**** EXERCISE DATA ****

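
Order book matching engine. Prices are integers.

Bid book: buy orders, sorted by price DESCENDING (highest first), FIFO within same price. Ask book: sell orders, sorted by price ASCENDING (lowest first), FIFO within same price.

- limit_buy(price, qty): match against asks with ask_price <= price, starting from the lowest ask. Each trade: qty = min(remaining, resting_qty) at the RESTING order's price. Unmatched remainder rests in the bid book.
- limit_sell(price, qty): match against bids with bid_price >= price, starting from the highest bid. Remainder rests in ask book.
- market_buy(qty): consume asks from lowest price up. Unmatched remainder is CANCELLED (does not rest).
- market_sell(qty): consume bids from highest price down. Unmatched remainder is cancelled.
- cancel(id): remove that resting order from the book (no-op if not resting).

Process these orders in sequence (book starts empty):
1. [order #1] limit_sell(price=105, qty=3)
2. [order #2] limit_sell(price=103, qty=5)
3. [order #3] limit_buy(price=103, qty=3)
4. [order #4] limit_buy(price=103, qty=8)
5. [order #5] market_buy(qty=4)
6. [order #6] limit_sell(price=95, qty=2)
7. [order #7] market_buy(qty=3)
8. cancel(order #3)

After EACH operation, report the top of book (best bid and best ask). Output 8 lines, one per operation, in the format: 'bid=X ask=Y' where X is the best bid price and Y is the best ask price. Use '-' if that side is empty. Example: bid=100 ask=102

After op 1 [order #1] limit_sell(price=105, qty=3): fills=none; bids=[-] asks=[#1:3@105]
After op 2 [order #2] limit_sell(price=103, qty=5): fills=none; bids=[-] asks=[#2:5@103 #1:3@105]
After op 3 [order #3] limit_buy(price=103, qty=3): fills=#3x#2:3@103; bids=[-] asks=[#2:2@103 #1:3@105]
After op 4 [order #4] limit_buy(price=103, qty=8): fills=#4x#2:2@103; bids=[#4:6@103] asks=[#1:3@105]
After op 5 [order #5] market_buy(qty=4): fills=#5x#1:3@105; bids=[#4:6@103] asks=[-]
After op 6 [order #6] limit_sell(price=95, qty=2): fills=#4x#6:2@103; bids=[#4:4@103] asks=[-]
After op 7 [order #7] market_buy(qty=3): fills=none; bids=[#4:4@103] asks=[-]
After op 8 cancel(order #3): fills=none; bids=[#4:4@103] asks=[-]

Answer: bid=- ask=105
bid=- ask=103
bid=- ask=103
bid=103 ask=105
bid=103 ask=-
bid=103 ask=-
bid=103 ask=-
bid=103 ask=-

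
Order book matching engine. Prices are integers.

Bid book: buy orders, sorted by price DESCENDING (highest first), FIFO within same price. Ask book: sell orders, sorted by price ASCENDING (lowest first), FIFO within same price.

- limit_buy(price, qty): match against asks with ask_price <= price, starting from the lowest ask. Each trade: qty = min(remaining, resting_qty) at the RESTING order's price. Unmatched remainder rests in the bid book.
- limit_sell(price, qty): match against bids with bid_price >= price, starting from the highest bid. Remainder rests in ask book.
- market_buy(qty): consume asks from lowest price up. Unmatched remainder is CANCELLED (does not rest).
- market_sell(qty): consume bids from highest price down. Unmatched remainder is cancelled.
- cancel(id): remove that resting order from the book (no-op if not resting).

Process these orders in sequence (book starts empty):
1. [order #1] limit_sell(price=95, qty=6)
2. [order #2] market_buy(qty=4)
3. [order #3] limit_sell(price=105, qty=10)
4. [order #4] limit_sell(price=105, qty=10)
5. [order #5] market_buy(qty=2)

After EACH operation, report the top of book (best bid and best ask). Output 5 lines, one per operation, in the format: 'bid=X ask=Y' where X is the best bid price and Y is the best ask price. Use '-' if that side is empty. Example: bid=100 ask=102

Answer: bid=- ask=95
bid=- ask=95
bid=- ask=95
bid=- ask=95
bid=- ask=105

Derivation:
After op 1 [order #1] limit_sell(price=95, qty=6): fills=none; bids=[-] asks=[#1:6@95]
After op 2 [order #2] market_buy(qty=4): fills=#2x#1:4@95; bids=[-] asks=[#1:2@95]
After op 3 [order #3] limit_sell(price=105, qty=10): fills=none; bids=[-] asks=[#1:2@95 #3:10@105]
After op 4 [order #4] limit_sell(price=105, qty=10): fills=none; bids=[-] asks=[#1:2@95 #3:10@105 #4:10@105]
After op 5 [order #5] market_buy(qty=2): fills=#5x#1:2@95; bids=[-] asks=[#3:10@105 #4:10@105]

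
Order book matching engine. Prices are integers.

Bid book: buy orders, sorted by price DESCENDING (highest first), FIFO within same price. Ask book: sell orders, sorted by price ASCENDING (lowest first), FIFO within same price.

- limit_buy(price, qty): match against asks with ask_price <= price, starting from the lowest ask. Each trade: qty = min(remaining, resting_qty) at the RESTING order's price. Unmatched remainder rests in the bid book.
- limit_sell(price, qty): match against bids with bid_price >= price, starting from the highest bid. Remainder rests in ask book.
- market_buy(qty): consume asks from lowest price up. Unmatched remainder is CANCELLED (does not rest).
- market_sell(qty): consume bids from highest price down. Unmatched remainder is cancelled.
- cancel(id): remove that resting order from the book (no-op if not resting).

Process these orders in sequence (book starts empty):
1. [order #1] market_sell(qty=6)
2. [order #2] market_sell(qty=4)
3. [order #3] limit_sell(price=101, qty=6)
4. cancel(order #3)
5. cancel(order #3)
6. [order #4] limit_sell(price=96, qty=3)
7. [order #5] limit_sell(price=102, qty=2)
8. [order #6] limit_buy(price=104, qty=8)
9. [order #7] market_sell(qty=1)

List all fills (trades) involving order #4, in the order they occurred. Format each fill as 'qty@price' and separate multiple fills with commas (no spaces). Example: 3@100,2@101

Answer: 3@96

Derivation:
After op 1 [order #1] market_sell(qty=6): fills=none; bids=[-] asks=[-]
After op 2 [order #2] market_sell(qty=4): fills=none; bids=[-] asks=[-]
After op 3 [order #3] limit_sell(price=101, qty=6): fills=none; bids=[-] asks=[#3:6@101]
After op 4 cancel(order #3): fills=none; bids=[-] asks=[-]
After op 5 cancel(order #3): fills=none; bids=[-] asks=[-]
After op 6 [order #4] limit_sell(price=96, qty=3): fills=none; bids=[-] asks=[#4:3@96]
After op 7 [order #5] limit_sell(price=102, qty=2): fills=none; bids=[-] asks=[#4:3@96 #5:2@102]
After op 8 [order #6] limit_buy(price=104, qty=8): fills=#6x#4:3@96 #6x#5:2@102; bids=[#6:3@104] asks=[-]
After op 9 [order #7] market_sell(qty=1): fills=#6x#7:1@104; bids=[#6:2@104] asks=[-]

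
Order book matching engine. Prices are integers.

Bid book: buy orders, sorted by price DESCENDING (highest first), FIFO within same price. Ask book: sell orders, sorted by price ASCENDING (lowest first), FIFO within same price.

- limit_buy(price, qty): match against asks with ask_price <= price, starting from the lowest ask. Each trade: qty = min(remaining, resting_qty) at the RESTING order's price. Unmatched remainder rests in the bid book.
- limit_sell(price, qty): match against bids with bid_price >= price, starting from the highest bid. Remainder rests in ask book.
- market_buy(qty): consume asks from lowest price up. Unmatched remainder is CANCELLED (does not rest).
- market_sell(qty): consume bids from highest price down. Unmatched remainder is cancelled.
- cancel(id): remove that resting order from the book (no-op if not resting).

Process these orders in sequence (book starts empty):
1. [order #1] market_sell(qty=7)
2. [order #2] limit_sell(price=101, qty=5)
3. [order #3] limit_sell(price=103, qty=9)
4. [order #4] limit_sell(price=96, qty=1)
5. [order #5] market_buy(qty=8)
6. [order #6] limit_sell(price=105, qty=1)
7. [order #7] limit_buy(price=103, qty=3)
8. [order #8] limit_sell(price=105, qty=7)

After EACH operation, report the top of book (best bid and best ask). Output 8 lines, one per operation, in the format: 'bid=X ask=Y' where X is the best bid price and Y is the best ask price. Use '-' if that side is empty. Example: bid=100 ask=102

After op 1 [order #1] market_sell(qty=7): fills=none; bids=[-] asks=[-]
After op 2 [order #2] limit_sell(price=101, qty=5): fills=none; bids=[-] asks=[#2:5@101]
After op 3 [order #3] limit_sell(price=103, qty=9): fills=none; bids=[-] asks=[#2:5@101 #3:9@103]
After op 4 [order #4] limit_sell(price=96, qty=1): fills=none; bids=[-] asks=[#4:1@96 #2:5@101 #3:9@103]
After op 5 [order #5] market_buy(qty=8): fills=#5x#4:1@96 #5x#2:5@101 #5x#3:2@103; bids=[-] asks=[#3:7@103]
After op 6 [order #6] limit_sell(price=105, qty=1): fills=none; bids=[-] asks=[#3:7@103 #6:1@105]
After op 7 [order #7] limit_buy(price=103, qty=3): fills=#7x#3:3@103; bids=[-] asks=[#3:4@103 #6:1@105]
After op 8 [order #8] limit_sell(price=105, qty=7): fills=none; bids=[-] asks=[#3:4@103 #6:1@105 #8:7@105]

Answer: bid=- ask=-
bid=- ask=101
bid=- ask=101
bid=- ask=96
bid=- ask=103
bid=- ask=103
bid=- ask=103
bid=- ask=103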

****
**** EXERCISE DATA ****

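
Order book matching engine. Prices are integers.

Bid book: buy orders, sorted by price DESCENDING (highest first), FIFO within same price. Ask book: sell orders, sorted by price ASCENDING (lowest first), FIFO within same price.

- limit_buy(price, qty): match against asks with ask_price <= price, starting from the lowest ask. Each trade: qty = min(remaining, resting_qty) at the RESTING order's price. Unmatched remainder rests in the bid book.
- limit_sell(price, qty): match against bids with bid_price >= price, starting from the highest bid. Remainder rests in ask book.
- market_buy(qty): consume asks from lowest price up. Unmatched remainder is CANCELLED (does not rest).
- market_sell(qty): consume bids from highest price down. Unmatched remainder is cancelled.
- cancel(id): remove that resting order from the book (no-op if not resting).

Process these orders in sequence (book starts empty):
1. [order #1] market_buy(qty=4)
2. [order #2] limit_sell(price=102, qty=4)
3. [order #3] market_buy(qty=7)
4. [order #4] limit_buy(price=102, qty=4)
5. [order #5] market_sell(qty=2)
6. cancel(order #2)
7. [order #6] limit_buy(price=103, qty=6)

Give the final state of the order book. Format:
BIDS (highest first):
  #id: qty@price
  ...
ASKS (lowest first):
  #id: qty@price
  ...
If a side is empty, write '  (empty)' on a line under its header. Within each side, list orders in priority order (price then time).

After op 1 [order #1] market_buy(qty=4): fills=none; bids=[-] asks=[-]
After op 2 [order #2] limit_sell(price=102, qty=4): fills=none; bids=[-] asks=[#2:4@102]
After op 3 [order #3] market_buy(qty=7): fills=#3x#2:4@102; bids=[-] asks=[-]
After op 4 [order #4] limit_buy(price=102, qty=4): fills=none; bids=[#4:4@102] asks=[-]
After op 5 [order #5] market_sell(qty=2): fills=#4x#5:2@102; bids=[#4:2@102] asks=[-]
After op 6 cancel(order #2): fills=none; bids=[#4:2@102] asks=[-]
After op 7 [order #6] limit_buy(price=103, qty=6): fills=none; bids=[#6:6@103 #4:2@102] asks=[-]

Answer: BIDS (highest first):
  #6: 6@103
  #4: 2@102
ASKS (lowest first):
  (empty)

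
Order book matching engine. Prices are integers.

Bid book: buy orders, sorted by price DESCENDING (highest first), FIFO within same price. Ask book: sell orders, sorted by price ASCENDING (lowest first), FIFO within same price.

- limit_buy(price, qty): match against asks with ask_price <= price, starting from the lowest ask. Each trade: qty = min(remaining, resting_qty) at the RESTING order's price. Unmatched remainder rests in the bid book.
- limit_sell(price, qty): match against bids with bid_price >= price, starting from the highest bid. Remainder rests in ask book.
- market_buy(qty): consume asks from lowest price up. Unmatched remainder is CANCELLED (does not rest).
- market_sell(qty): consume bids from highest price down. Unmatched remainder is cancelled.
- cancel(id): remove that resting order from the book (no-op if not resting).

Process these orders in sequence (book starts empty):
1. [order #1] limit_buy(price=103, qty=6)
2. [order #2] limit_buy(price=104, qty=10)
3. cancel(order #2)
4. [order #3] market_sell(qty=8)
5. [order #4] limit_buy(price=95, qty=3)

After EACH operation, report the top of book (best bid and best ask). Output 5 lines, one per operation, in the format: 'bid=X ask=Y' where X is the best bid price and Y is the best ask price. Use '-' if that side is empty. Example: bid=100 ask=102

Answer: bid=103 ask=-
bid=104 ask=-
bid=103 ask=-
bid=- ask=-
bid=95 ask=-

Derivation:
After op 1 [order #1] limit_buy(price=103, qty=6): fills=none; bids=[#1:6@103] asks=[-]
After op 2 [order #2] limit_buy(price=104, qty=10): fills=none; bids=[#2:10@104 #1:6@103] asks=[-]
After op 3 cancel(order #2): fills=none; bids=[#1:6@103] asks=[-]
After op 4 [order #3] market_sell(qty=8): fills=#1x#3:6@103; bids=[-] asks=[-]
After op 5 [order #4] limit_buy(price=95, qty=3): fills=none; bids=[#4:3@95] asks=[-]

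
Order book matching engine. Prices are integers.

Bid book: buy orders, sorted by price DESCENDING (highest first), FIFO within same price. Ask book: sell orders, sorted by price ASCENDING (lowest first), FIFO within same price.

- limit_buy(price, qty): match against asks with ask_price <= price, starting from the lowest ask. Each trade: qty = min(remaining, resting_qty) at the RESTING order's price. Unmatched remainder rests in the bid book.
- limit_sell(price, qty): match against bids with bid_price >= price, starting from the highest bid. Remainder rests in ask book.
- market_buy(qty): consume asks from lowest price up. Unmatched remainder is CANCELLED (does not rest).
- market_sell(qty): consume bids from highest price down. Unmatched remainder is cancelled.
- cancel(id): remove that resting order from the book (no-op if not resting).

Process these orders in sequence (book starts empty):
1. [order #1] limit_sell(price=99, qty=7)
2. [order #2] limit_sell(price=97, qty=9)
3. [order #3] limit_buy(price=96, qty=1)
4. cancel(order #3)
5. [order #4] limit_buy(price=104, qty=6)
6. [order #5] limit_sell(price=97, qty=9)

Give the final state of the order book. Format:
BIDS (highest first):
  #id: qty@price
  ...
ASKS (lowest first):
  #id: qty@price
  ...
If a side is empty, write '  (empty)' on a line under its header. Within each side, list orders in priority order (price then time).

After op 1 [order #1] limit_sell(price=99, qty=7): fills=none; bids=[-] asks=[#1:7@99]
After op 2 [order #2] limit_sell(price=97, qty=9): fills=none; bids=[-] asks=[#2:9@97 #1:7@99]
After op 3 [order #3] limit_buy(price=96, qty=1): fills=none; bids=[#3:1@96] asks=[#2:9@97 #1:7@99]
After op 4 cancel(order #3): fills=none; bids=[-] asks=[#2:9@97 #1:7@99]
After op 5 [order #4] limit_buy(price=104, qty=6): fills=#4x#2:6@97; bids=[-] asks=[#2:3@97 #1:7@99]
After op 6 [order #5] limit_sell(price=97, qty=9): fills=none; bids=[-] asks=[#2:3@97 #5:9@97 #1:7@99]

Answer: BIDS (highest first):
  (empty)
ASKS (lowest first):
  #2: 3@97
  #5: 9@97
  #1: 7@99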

****

*TASK BRIEF*
Look back at the data above. Transcribe exactly the lines starting at the line that contains "5. [order #5] market_buy(qty=8)" and ending at the line that contains "8. [order #8] limit_sell(price=105, qty=7)".

*WRITTEN ANSWER*
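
5. [order #5] market_buy(qty=8)
6. [order #6] limit_sell(price=105, qty=1)
7. [order #7] limit_buy(price=103, qty=3)
8. [order #8] limit_sell(price=105, qty=7)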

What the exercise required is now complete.